- **To do**
For this exercise, reproduce the entries below exactly, but only from the line containing "E° = +1.82 V" through the line containing "Co3+(aq) + e- →", both included.

Collected data

■ ■ ■ ■ ■ ■ ■

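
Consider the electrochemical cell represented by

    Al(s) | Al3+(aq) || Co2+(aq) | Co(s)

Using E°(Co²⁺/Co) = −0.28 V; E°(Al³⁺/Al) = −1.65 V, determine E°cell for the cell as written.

By convention the left-hand electrode in cell notation is the anode (oxidation) and the right-hand electrode is the cathode (reduction).
E°cell = E°(right) − E°(left) = −0.28 − (−1.65) = +1.37 V.

+1.37 V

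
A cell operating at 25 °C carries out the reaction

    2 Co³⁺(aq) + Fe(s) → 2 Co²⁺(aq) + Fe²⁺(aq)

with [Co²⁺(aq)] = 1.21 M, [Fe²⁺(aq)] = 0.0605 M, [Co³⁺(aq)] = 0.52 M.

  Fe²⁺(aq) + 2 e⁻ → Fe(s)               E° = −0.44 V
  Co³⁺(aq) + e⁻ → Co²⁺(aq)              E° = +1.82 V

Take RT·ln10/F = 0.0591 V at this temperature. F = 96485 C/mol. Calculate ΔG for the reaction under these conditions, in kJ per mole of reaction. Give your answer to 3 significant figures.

−439 kJ/mol

The standard cell potential is +1.82 − (−0.44) = +2.26 V, with n = 2 electrons in the balanced equation.
Q = ([Co²⁺(aq)]^2·[Fe²⁺(aq)]) / [Co³⁺(aq)]^2 = 0.328, so log Q = −0.485 and E = +2.26 − (0.0591/2)(−0.485) = +2.2743 V.
Then ΔG = −nFE = −2 × 96485 × +2.2743 J/mol = −439 kJ/mol.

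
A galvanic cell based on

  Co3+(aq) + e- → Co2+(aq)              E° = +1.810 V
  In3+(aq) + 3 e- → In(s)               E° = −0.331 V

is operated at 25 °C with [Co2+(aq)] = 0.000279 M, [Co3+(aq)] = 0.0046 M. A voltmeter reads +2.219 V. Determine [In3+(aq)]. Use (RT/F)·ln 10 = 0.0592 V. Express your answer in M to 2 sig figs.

0.50 M

The Co³⁺/Co²⁺ couple has the larger reduction potential, so it is the cathode: E°cell = +1.810 − (−0.331) = +2.141 V and n = 3.
From the Nernst equation, log Q = n(E° − E)/0.0592 = 3·(+2.141 − (+2.219))/0.0592 = −3.953.
The balanced reaction is 3 Co3+(aq) + In(s) → 3 Co2+(aq) + In3+(aq), so Q = ([Co2+(aq)]^3·[In3+(aq)]) / [Co3+(aq)]^3.
Isolating [In3+(aq)] in Q = 10^{−3.953} yields log [In3+(aq)] = −0.302, i.e. 0.50 M.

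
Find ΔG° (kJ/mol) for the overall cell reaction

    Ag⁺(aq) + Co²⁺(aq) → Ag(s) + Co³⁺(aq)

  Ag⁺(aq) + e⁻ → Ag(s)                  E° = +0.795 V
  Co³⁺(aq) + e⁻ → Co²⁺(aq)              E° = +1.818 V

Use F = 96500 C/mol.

+98.7 kJ/mol

In the reaction as written Ag⁺(aq) is reduced, so the Ag⁺/Ag couple is the cathode and Co³⁺/Co²⁺ is the anode.
E°cell = +0.795 − (+1.818) = −1.023 V; balancing electrons gives n = 1.
ΔG° = −nFE°cell = −(1)(96500)(−1.023) J/mol = +98.7 kJ/mol.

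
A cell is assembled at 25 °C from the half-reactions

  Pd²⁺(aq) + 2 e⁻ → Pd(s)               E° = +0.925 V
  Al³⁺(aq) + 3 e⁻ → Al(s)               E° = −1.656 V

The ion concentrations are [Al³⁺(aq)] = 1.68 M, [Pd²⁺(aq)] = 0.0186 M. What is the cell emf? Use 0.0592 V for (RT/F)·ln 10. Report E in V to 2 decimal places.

The Pd²⁺/Pd couple has the more positive E°, so it is the cathode; Al³⁺/Al is the anode.
E°cell = +0.925 − (−1.656) = +2.581 V, with n = 6 electrons transferred.
For the overall reaction 3 Pd²⁺(aq) + 2 Al(s) → 3 Pd(s) + 2 Al³⁺(aq), Q = [Al³⁺(aq)]^2 / [Pd²⁺(aq)]^3 = 4.39×10^5, giving log Q = 5.642.
E = E° − (0.0592/n)·log Q = +2.581 − (0.0592/6)(5.642) = +2.53 V.

+2.53 V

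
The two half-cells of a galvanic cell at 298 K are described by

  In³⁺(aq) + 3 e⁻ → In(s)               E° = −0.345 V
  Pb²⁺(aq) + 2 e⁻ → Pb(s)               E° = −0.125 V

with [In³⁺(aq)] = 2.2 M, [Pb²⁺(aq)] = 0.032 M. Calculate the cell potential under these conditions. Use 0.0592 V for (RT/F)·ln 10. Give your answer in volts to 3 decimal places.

+0.169 V

The Pb²⁺/Pb couple has the more positive E°, so it is the cathode; In³⁺/In is the anode.
The standard potential is −0.125 − (−0.345) = +0.220 V and the balanced reaction transfers n = 6 electrons.
The balanced reaction is 3 Pb²⁺(aq) + 2 In(s) → 3 Pb(s) + 2 In³⁺(aq), so Q = [In³⁺(aq)]^2 / [Pb²⁺(aq)]^3 = 1.48×10^5 and log Q = 5.169.
E = E° − (0.0592/n)·log Q = +0.220 − (0.0592/6)(5.169) = +0.169 V.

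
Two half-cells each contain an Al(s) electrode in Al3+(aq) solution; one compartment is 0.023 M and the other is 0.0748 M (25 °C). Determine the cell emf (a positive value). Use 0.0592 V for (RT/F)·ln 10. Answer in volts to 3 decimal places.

0.010 V

For a concentration cell E°cell = 0, since both electrodes use the same couple.
The compartment with the higher Al3+(aq) concentration (0.0748 M) acts as the cathode; ions are reduced there and produced at the dilute (0.023 M) anode.
With n = 3, Ecell = −(0.0592/3)·log([dilute]/[conc]) = −(0.0592/3)·log(0.023/0.0748) = +0.010 V.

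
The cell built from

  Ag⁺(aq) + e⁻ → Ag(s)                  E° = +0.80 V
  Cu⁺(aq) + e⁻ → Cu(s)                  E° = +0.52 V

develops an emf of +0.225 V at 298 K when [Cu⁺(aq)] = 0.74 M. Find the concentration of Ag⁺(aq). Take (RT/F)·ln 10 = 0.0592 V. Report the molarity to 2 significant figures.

0.087 M

The Ag⁺/Ag couple has the larger reduction potential, so it is the cathode: E°cell = +0.80 − (+0.52) = +0.28 V and n = 1.
Since E = E° − (0.0592/n)·log Q, log Q = n(E° − E)/0.0592 = 0.929.
For Ag⁺(aq) + Cu(s) → Ag(s) + Cu⁺(aq), the reaction quotient is Q = [Cu⁺(aq)] / [Ag⁺(aq)].
Substituting the known concentrations and solving, log [Ag⁺(aq)] = −1.060 and [Ag⁺(aq)] = 0.087 M.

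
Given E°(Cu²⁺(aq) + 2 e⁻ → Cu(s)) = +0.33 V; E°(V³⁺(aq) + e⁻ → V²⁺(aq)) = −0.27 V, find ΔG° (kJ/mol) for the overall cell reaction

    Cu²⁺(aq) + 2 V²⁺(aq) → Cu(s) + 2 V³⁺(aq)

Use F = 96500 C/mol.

In the reaction as written Cu²⁺(aq) is reduced, so the Cu²⁺/Cu couple is the cathode and V³⁺/V²⁺ is the anode.
E°cell = +0.33 − (−0.27) = +0.60 V; balancing electrons gives n = 2.
ΔG° = −nFE°cell = −(2)(96500)(+0.60) J/mol = −116 kJ/mol.

−116 kJ/mol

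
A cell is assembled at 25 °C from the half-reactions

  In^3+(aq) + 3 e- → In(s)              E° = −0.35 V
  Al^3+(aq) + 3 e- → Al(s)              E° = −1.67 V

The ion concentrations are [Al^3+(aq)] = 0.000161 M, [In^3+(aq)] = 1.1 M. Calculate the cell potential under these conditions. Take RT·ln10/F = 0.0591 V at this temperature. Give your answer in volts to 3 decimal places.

+1.396 V

Since E°(In³⁺/In) > E°(Al³⁺/Al), In³⁺/In serves as the cathode.
The standard potential is −0.35 − (−1.67) = +1.32 V and the balanced reaction transfers n = 3 electrons.
The balanced reaction is In^3+(aq) + Al(s) → In(s) + Al^3+(aq), so Q = [Al^3+(aq)] / [In^3+(aq)] = 0.000146 and log Q = −3.835.
By the Nernst equation, E = +1.32 − (0.0591/3)·(−3.835) = +1.396 V.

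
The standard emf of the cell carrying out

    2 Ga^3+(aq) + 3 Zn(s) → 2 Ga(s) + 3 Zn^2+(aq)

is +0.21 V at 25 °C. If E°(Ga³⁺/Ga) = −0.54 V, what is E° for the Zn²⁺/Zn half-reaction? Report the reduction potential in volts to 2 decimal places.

−0.75 V

In the reaction as written the Ga³⁺/Ga couple is reduced (cathode) and Zn²⁺/Zn is oxidized (anode), so E°cell = E°(Ga³⁺/Ga) − E°(Zn²⁺/Zn).
E°(Zn²⁺/Zn) = E°(cathode) − E°cell = −0.54 − (+0.21) = −0.75 V.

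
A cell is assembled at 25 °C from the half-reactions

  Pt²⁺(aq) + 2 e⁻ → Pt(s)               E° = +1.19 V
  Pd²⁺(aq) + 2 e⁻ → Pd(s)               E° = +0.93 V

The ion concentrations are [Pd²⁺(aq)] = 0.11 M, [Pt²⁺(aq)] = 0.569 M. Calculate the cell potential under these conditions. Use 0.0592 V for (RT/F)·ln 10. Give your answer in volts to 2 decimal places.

Since E°(Pt²⁺/Pt) > E°(Pd²⁺/Pd), Pt²⁺/Pt serves as the cathode.
E°cell = E°cat − E°an = +1.19 − (+0.93) = +0.26 V; n = 2.
Balancing gives Pt²⁺(aq) + Pd(s) → Pt(s) + Pd²⁺(aq); hence Q = [Pd²⁺(aq)] / [Pt²⁺(aq)] = 0.193 (log Q = −0.714).
E = E° − (0.0592/n)·log Q = +0.26 − (0.0592/2)(−0.714) = +0.28 V.

+0.28 V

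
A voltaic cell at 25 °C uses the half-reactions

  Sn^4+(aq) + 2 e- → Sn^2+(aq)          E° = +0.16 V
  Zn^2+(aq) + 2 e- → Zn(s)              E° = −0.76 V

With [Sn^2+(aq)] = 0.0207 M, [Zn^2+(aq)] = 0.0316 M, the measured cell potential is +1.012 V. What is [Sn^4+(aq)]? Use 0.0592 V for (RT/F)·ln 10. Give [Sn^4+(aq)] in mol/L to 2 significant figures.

The Sn⁴⁺/Sn²⁺ couple has the larger reduction potential, so it is the cathode: E°cell = +0.16 − (−0.76) = +0.92 V and n = 2.
Rearranging E = E° − (0.0592/n)·log Q gives log Q = 2(+0.92 − (+1.012))/0.0592 = −3.108.
The balanced reaction is Sn^4+(aq) + Zn(s) → Sn^2+(aq) + Zn^2+(aq), so Q = ([Sn^2+(aq)]·[Zn^2+(aq)]) / [Sn^4+(aq)].
Substituting the known concentrations and solving, log [Sn^4+(aq)] = −0.076 and [Sn^4+(aq)] = 0.84 M.

0.84 M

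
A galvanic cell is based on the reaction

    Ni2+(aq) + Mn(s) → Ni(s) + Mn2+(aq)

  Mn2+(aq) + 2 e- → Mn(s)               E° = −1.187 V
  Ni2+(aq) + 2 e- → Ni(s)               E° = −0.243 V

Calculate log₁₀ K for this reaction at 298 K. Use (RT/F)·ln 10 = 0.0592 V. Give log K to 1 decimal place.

log K = 31.9

The Ni²⁺/Ni couple is reduced (cathode); E°cell = −0.243 − (−1.187) = +0.944 V with n = 2.
At equilibrium E = 0, so log K = nE°cell / 0.0592 = (2)(+0.944) / 0.0592 = 31.9.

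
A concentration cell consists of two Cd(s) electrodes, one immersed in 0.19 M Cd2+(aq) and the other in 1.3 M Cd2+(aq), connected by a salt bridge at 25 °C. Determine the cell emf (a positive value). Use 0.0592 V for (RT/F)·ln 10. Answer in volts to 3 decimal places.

0.025 V

For a concentration cell E°cell = 0, since both electrodes use the same couple.
The compartment with the higher Cd2+(aq) concentration (1.3 M) acts as the cathode; ions are reduced there and produced at the dilute (0.19 M) anode.
With n = 2, Ecell = −(0.0592/2)·log([dilute]/[conc]) = −(0.0592/2)·log(0.19/1.3) = +0.025 V.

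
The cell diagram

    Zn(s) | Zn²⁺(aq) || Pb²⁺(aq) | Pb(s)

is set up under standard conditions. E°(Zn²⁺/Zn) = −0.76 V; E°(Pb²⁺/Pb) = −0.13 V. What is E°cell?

By convention the left-hand electrode in cell notation is the anode (oxidation) and the right-hand electrode is the cathode (reduction).
E°cell = E°(right) − E°(left) = −0.13 − (−0.76) = +0.63 V.

+0.63 V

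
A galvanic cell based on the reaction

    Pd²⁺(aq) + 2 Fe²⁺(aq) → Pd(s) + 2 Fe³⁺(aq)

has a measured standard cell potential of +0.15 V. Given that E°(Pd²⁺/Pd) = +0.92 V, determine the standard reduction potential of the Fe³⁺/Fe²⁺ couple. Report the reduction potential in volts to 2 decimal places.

+0.77 V

In the reaction as written the Pd²⁺/Pd couple is reduced (cathode) and Fe³⁺/Fe²⁺ is oxidized (anode), so E°cell = E°(Pd²⁺/Pd) − E°(Fe³⁺/Fe²⁺).
E°(Fe³⁺/Fe²⁺) = E°(cathode) − E°cell = +0.92 − (+0.15) = +0.77 V.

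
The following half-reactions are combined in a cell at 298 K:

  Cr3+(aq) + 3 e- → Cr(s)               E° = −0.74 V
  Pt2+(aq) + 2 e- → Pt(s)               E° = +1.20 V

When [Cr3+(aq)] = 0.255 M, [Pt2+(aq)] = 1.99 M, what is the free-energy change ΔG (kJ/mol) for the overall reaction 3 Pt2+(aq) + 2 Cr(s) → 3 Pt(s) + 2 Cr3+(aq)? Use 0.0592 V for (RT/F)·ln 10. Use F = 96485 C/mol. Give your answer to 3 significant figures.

The standard cell potential is +1.20 − (−0.74) = +1.94 V, with n = 6 electrons in the balanced equation.
The reaction quotient is [Cr3+(aq)]^2 / [Pt2+(aq)]^3 = 0.00825; by Nernst, E = +1.94 − (0.0592/6)(−2.083) = +1.9606 V.
Then ΔG = −nFE = −6 × 96485 × +1.9606 J/mol = −1140 kJ/mol.

−1140 kJ/mol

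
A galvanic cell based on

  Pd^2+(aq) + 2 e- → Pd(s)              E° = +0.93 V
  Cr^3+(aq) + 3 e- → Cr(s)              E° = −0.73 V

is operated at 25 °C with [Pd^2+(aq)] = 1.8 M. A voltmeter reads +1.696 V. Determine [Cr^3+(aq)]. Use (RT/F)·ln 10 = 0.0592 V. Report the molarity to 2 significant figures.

The Pd²⁺/Pd couple has the larger reduction potential, so it is the cathode: E°cell = +0.93 − (−0.73) = +1.66 V and n = 6.
Since E = E° − (0.0592/n)·log Q, log Q = n(E° − E)/0.0592 = −3.649.
Balancing electrons gives 3 Pd^2+(aq) + 2 Cr(s) → 3 Pd(s) + 2 Cr^3+(aq); thus Q = [Cr^3+(aq)]^2 / [Pd^2+(aq)]^3.
Solving for the unknown gives log [Cr^3+(aq)] = −1.442, so [Cr^3+(aq)] ≈ 0.036 M.

0.036 M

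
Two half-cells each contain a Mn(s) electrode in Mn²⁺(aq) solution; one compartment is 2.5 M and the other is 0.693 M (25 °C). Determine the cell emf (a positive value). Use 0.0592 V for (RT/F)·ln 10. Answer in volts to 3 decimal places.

For a concentration cell E°cell = 0, since both electrodes use the same couple.
The compartment with the higher Mn²⁺(aq) concentration (2.5 M) acts as the cathode; ions are reduced there and produced at the dilute (0.693 M) anode.
With n = 2, Ecell = −(0.0592/2)·log([dilute]/[conc]) = −(0.0592/2)·log(0.693/2.5) = +0.016 V.

0.016 V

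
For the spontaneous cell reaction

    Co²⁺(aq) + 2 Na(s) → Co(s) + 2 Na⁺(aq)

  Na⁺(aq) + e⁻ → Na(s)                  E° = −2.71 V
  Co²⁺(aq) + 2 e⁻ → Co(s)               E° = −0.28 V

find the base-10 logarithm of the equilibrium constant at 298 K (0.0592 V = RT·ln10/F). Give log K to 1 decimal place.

The Co²⁺/Co couple is reduced (cathode); E°cell = −0.28 − (−2.71) = +2.43 V with n = 2.
At equilibrium E = 0, so log K = nE°cell / 0.0592 = (2)(+2.43) / 0.0592 = 82.1.

log K = 82.1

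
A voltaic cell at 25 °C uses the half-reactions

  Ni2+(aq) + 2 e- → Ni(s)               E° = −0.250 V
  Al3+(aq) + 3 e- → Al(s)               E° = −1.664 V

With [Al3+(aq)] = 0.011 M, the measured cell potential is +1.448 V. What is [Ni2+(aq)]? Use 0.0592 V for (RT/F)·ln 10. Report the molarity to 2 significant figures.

The Ni²⁺/Ni couple has the larger reduction potential, so it is the cathode: E°cell = −0.250 − (−1.664) = +1.414 V and n = 6.
Rearranging E = E° − (0.0592/n)·log Q gives log Q = 6(+1.414 − (+1.448))/0.0592 = −3.446.
The balanced reaction is 3 Ni2+(aq) + 2 Al(s) → 3 Ni(s) + 2 Al3+(aq), so Q = [Al3+(aq)]^2 / [Ni2+(aq)]^3.
Solving for the unknown gives log [Ni2+(aq)] = −0.157, so [Ni2+(aq)] ≈ 0.70 M.

0.70 M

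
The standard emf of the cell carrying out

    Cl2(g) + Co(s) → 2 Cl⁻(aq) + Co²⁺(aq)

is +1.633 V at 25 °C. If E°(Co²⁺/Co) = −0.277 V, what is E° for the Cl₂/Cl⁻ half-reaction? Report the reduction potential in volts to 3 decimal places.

In the reaction as written the Cl₂/Cl⁻ couple is reduced (cathode) and Co²⁺/Co is oxidized (anode), so E°cell = E°(Cl₂/Cl⁻) − E°(Co²⁺/Co).
E°(Cl₂/Cl⁻) = E°cell + E°(anode) = +1.633 + (−0.277) = +1.356 V.

+1.356 V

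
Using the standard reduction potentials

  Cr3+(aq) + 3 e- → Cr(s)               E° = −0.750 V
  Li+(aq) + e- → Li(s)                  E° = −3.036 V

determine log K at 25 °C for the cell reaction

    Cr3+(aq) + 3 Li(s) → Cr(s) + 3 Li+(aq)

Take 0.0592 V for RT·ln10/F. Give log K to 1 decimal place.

log K = 115.8

The Cr³⁺/Cr couple is reduced (cathode); E°cell = −0.750 − (−3.036) = +2.286 V with n = 3.
At equilibrium E = 0, so log K = nE°cell / 0.0592 = (3)(+2.286) / 0.0592 = 115.8.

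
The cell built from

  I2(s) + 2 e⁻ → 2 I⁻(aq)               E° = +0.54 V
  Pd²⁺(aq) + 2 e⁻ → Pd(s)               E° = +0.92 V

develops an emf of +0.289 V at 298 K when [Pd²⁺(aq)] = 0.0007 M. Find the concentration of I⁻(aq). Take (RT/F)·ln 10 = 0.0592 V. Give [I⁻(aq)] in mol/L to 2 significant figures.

With Pd²⁺/Pd at the cathode and I₂/I⁻ at the anode, E°cell = +0.92 − (+0.54) = +0.38 V (n = 2).
Since E = E° − (0.0592/n)·log Q, log Q = n(E° − E)/0.0592 = 3.074.
For Pd²⁺(aq) + 2 I⁻(aq) → Pd(s) + I2(s), the reaction quotient is Q = 1 / ([Pd²⁺(aq)]·[I⁻(aq)]^2).
Solving for the unknown gives log [I⁻(aq)] = 0.040, so [I⁻(aq)] ≈ 1.1 M.

1.1 M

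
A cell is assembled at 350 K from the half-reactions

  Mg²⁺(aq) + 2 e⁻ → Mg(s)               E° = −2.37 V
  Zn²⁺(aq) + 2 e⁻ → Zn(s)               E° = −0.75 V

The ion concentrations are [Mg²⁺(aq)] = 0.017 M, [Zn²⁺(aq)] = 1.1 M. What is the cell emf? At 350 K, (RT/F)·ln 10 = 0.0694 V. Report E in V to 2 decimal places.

The Zn²⁺/Zn couple has the more positive E°, so it is the cathode; Mg²⁺/Mg is the anode.
The standard potential is −0.75 − (−2.37) = +1.62 V and the balanced reaction transfers n = 2 electrons.
Balancing gives Zn²⁺(aq) + Mg(s) → Zn(s) + Mg²⁺(aq); hence Q = [Mg²⁺(aq)] / [Zn²⁺(aq)] = 0.0155 (log Q = −1.811).
By the Nernst equation, E = +1.62 − (0.0694/2)·(−1.811) = +1.68 V.

+1.68 V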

■ ■ ■ ■ ■ ■ ■

- **Your solution**
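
  Co³⁺(aq) + e⁻ → Co²⁺(aq)              E° = +1.82 V

Take RT·ln10/F = 0.0591 V at this temperature. F = 96485 C/mol. Calculate ΔG for the reaction under these conditions, in kJ per mole of reaction. Give your answer to 3 significant figures.

−439 kJ/mol

The standard cell potential is +1.82 − (−0.44) = +2.26 V, with n = 2 electrons in the balanced equation.
Q = ([Co²⁺(aq)]^2·[Fe²⁺(aq)]) / [Co³⁺(aq)]^2 = 0.328, so log Q = −0.485 and E = +2.26 − (0.0591/2)(−0.485) = +2.2743 V.
Then ΔG = −nFE = −2 × 96485 × +2.2743 J/mol = −439 kJ/mol.

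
A galvanic cell based on

  Co3+(aq) + e- → Co2+(aq)              E° = +1.810 V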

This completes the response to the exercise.